Copy the lines below verbatim, but only from the line containing "A cold giant-planet moon is at" through the end of the data.

■ Source material ■

╭──

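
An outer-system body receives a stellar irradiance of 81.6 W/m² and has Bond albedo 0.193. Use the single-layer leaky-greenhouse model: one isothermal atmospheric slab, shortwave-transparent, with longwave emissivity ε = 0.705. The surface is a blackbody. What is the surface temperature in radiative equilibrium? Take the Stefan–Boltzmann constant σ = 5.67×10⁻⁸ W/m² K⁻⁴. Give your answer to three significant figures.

146 K

The planet radiates to space at T_e = [S(1−α)/(4σ)]^(1/4) = 130.5 K.
For a single slab of emissivity ε, T_s⁴ = 2T_e⁴/(2−ε); thus T_s = 130.5·(1.544)^(1/4) = 145.5 K.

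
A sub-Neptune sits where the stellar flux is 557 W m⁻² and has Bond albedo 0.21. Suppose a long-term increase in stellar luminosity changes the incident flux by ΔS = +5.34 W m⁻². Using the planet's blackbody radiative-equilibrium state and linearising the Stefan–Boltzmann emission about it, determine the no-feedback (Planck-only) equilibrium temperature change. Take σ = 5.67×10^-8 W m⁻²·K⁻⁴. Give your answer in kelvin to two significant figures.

Unperturbed T_e = [557.0·(1−0.21)/(4σ)]^¼ = 209.9 K.
ΔF = Δ[S(1−α)]/4 = (1−0.21)·+5.34/4 = 1.055 W m⁻².
The Planck feedback parameter is 4σT_e³ = 2.097 W m⁻²/K.
So ΔT₀ = 1.055/2.097 = 0.503 K.

0.50 K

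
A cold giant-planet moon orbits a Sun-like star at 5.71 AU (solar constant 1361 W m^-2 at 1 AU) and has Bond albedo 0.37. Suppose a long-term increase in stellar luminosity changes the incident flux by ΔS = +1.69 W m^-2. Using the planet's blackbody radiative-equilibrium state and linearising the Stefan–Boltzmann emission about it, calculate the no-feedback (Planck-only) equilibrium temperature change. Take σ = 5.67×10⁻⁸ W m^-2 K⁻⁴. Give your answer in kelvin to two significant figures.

By the inverse-square law, S = 1361/5.71² = 41.74 W m^-2.
Reference equilibrium: T_e = [S(1−α)/(4σ)]^(1/4) = 103.8 K.
ΔF = Δ[S(1−α)]/4 = (1−0.37)·+1.69/4 = 0.2662 W m^-2.
The Planck feedback parameter is 4σT_e³ = 0.2534 W m^-2/K.
Hence the no-feedback warming is ΔF/(4σT_e³) = 1.05 K.

1.1 K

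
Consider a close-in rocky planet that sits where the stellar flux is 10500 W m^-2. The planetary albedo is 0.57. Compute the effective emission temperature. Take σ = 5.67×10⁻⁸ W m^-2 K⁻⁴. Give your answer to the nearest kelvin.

376 K

Absorbed flux (global mean): S(1−α)/4 = 10500·0.43/4 = 1129 W m^-2.
Set σT⁴ = 1129 → T = (1129/σ)^(1/4) = 375.6 K.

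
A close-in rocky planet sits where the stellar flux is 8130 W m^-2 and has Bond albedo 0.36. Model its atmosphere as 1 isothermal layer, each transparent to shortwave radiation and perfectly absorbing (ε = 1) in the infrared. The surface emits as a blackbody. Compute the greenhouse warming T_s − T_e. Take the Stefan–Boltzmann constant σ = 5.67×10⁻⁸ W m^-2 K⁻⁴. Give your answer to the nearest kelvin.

74 K

Top-of-atmosphere balance: σT_e⁴ = S(1−α)/4 = 1301 W m^-2 → T_e = 389.2 K.
T_s = (N+1)^(1/4)·T_e = 462.8 K.
So the greenhouse effect raises the surface by 462.8 − 389.2 = 73.64 K.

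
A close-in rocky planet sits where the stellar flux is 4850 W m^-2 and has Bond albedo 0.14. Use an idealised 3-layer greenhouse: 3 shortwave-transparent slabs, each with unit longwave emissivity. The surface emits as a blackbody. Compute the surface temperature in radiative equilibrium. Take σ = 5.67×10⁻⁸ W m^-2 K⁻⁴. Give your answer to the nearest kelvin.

Top-of-atmosphere balance: σT_e⁴ = S(1−α)/4 = 1043 W m^-2 → T_e = 368.3 K.
With N = 3 opaque layers, T_s = (N+1)^(1/4)·T_e = 4^(1/4)·368.3 = 520.8 K.

521 K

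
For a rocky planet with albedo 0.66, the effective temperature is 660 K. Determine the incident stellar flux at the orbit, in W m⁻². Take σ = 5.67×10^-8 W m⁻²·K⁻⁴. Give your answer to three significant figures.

Invert the energy balance for S: S = 4σT⁴/(1−α).
σT⁴ = 5.67×10⁻⁸·(660)⁴ = 10760 W m⁻².
So S = 4×10760/(1−0.66) = 1.266×10^5 W m⁻².

1.27×10^5 W m⁻²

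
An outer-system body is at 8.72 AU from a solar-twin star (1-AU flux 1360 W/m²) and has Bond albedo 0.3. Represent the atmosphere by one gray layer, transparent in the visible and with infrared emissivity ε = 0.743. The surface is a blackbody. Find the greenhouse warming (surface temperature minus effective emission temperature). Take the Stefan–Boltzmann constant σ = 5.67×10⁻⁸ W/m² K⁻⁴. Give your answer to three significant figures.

10.6 K

Flux at the orbit: S = 1360/(8.72)² = 17.89 W/m².
Effective emission temperature (TOA balance): σT_e⁴ = S(1−α)/4 = 3.130 W/m² → T_e = 86.20 K.
For a single slab of emissivity ε, T_s⁴ = 2T_e⁴/(2−ε); thus T_s = 86.20·(1.591)^(1/4) = 96.81 K.
T_s − T_e = 96.81 − 86.20 = 10.61 K.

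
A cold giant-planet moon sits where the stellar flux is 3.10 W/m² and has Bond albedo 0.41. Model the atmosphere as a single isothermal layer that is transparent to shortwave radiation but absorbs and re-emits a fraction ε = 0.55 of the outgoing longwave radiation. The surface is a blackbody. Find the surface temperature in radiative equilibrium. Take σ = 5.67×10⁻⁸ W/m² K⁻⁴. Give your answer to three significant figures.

57.8 K

At the top of the atmosphere, σT_e⁴ = S(1−α)/4 = 0.4573 W/m², giving T_e = 53.29 K.
Surface balance with a leaky layer gives σT_s⁴ = σT_e⁴·2/(2−ε), so T_s = T_e·[2/(2−0.55)]^(1/4) = 57.75 K.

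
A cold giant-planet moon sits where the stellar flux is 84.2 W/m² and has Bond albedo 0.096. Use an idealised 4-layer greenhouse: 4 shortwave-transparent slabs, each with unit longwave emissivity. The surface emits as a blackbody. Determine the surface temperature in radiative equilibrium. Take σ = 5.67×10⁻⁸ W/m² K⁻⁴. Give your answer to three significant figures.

202 kelvin

OLR = S(1−α)/4 = 19.03 W/m²; the top layer radiates at T_e = 135.4 K.
Layer-by-layer balance gives σT_s⁴ = (N+1)σT_e⁴, so T_s = 5^¼·135.4 = 202.4 K.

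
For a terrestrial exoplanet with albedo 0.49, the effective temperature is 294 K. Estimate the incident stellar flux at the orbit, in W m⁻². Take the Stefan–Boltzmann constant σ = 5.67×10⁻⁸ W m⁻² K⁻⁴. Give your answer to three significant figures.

3320 W m⁻²

Invert the energy balance for S: S = 4σT⁴/(1−α).
The emitted flux is σT⁴ = 423.6 W m⁻².
So S = 4×423.6/(1−0.49) = 3322 W m⁻².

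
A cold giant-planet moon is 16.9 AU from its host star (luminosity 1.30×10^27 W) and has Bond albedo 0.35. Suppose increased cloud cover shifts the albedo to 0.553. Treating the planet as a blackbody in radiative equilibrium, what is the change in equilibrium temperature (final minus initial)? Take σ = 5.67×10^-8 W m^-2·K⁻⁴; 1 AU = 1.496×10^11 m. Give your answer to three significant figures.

Orbital distance: d = 16.9 AU = 2.528×10^12 m.
Spreading L over a sphere of radius d: S = 1.30×10^27/(4π·2.53×10^12²) = 16.18 W m^-2.
Before: T₁ = [16.18·0.65/(4σ)]^(1/4) = 82.53 K.
Final:   T₂ = [S(1−0.553)/(4σ)]^(1/4) = 75.15 K.
Change: 75.15 − 82.53 = -7.374 K.

-7.37 kelvin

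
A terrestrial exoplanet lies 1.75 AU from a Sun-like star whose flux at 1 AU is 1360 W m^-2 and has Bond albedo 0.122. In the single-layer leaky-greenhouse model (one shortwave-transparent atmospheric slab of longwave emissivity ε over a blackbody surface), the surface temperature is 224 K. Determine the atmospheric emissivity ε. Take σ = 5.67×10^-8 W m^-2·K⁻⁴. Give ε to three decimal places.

Irradiance scales as 1/d², so S = 1360 W m^-2 × (1/1.75)² = 444.1 W m^-2.
First, T_e = [444.1·(1−0.122)/(4σ)]^(1/4) = 203.6 K.
T_s⁴ = T_e⁴·2/(2−ε) → ε = 2 − 2(T_e/T_s)⁴ = 2 − 2·(203.6/224)⁴ = 0.6343.

0.634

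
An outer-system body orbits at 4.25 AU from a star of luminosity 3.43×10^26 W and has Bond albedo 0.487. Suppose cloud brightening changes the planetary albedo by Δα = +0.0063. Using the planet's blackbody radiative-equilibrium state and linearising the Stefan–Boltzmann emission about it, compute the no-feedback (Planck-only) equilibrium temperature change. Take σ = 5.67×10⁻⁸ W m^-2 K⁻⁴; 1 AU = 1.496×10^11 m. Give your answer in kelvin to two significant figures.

d = 4.25 × 1.496×10^11 m = 6.358×10^11 m.
Flux at the orbit: S = L/(4πd²) = 3.43×10^26/(4π·(6.36×10^11)²) = 67.52 W m^-2.
The baseline emission temperature is T_e = 111.2 K.
TOA radiative forcing: ΔF = −S·Δα/4 = −67.52·(+0.0063)/4 = -0.1063 W m^-2.
Linearising σT⁴ gives d(σT⁴)/dT = 4σT_e³ = 0.3116 W m^-2 per K.
ΔT₀ = ΔF/λ_P = -0.1063/0.3116 = -0.341 K.

-0.34 kelvin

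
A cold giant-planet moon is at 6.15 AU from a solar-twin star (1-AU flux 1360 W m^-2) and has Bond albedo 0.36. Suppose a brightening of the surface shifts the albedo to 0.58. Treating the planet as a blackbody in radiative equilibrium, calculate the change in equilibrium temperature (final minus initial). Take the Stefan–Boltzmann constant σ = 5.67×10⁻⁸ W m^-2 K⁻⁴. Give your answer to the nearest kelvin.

Flux at the orbit: S = 1360/(6.15)² = 35.96 W m^-2.
Before: T₁ = [35.96·0.64/(4σ)]^(1/4) = 100.4 K.
With α = 0.58, T₂ = 90.33 K.
ΔT = T₂ − T₁ = -10.03 K.

-10 kelvin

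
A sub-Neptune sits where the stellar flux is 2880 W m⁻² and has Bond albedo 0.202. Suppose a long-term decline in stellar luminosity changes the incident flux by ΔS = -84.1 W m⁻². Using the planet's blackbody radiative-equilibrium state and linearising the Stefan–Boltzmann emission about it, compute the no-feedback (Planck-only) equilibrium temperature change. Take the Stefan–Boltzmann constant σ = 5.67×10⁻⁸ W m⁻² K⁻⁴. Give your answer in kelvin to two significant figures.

-2.3 K

The baseline emission temperature is T_e = 317.3 K.
ΔF = Δ[S(1−α)]/4 = (1−0.202)·-84.1/4 = -16.78 W m⁻².
The Planck feedback parameter is 4σT_e³ = 7.244 W m⁻²/K.
Hence the no-feedback warming is ΔF/(4σT_e³) = -2.32 K.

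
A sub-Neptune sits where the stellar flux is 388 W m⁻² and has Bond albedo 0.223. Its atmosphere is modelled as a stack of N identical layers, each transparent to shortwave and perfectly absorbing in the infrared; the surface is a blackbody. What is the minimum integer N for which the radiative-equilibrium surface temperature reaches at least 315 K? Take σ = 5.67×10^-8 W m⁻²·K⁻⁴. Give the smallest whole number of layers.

7

The effective emission temperature is T_e = [S(1−α)/(4σ)]^¼ = 190.9 K.
Need (N+1)T_e⁴ ≥ T_s⁴, i.e. N+1 ≥ (315/190.9)⁴ = 7.407.
Rounding up, N = 7.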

╰──

■ Finished exercise ■
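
A cold giant-planet moon is at 6.15 AU from a solar-twin star (1-AU flux 1360 W m^-2) and has Bond albedo 0.36. Suppose a brightening of the surface shifts the albedo to 0.58. Treating the planet as a blackbody in radiative equilibrium, calculate the change in equilibrium temperature (final minus initial). Take the Stefan–Boltzmann constant σ = 5.67×10⁻⁸ W m^-2 K⁻⁴. Give your answer to the nearest kelvin.

Flux at the orbit: S = 1360/(6.15)² = 35.96 W m^-2.
Before: T₁ = [35.96·0.64/(4σ)]^(1/4) = 100.4 K.
With α = 0.58, T₂ = 90.33 K.
ΔT = T₂ − T₁ = -10.03 K.

-10 kelvin

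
A sub-Neptune sits where the stellar flux is 2880 W m⁻² and has Bond albedo 0.202. Suppose a long-term decline in stellar luminosity changes the incident flux by ΔS = -84.1 W m⁻². Using the planet's blackbody radiative-equilibrium state and linearising the Stefan–Boltzmann emission about it, compute the no-feedback (Planck-only) equilibrium temperature change. Take the Stefan–Boltzmann constant σ = 5.67×10⁻⁸ W m⁻² K⁻⁴. Give your answer in kelvin to two significant figures.

-2.3 K

The baseline emission temperature is T_e = 317.3 K.
ΔF = Δ[S(1−α)]/4 = (1−0.202)·-84.1/4 = -16.78 W m⁻².
The Planck feedback parameter is 4σT_e³ = 7.244 W m⁻²/K.
Hence the no-feedback warming is ΔF/(4σT_e³) = -2.32 K.

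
A sub-Neptune sits where the stellar flux is 388 W m⁻² and has Bond albedo 0.223. Its atmosphere is modelled as a stack of N identical layers, each transparent to shortwave and perfectly absorbing in the infrared; the surface is a blackbody. What is the minimum integer N for which the radiative-equilibrium surface temperature reaches at least 315 K? Take σ = 5.67×10^-8 W m⁻²·K⁻⁴. Give the smallest whole number of layers.

7

The effective emission temperature is T_e = [S(1−α)/(4σ)]^¼ = 190.9 K.
Need (N+1)T_e⁴ ≥ T_s⁴, i.e. N+1 ≥ (315/190.9)⁴ = 7.407.
Rounding up, N = 7.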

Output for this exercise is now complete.